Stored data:
================

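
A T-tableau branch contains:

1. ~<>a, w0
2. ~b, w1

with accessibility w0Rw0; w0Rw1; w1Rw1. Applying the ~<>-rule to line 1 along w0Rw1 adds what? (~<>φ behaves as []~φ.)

~a, w1

~<>φ behaves as []~φ: propagate the negated body to each accessible world.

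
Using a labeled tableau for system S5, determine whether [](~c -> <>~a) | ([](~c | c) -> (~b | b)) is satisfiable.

1. [](~c -> <>~a) | ([](~c | c) -> (~b | b)), u
2. [](~c | c) -> (~b | b), u   [|-rule on 1 (branches; this branch)]
3. ~b | b, u   [->-rule on 2 (branches; this branch)]
4. b, u   [|-rule on 3 (branches; this branch)]
Accessibility: uRu

Yes, satisfiable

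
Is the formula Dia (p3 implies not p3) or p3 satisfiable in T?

1. Dia (p3 implies not p3) or p3, w0
2. p3, w0
Accessibility: w0Rw0

Yes, satisfiable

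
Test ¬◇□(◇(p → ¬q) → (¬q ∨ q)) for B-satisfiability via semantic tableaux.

Unsatisfiable

1. ¬◇□(◇(p → ¬q) → (¬q ∨ q)), u
2. ¬□(◇(p → ¬q) → (¬q ∨ q)), u
3. ¬(◇(p → ¬q) → (¬q ∨ q)), v
4. ◇(p → ¬q), v
5. ¬(¬q ∨ q), v
6. q, v
7. ¬q, v
Accessibility: uRu, uRv, vRu, vRv
Branch closes: q and ¬q both at v.
(One branch shown.) All branches close.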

================

__Task details__: Your answer must consist only of the lines from the one containing "Test ¬◇□(◇(p →" through the last line of the data above, both included, exactly as written.

__Answer for the task__:
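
Test ¬◇□(◇(p → ¬q) → (¬q ∨ q)) for B-satisfiability via semantic tableaux.

Unsatisfiable

1. ¬◇□(◇(p → ¬q) → (¬q ∨ q)), u
2. ¬□(◇(p → ¬q) → (¬q ∨ q)), u
3. ¬(◇(p → ¬q) → (¬q ∨ q)), v
4. ◇(p → ¬q), v
5. ¬(¬q ∨ q), v
6. q, v
7. ¬q, v
Accessibility: uRu, uRv, vRu, vRv
Branch closes: q and ¬q both at v.
(One branch shown.) All branches close.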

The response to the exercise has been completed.